[Exercise goal] Reproduce exactly the lines below from the one containing "2. If J is I/O-bound" through the one containing "- If J's remaining_work == 0: J completes.", including both, and nothing else.

(Stored entries)
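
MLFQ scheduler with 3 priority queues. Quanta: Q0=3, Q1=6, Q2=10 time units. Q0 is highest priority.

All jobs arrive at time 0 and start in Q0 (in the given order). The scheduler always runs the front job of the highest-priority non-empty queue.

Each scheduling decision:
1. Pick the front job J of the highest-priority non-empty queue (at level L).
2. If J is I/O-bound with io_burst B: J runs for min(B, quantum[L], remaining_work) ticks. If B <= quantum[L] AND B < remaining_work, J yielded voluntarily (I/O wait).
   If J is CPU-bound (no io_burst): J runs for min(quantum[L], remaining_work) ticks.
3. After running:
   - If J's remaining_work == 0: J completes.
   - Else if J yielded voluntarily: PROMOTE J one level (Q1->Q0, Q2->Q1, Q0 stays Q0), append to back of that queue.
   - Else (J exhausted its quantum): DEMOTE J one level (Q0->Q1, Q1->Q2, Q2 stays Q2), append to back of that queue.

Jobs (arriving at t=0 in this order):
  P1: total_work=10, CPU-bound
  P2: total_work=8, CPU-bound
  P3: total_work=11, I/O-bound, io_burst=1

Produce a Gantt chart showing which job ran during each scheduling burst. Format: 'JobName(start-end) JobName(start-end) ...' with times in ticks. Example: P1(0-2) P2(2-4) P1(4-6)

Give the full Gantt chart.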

[Answer box]
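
2. If J is I/O-bound with io_burst B: J runs for min(B, quantum[L], remaining_work) ticks. If B <= quantum[L] AND B < remaining_work, J yielded voluntarily (I/O wait).
   If J is CPU-bound (no io_burst): J runs for min(quantum[L], remaining_work) ticks.
3. After running:
   - If J's remaining_work == 0: J completes.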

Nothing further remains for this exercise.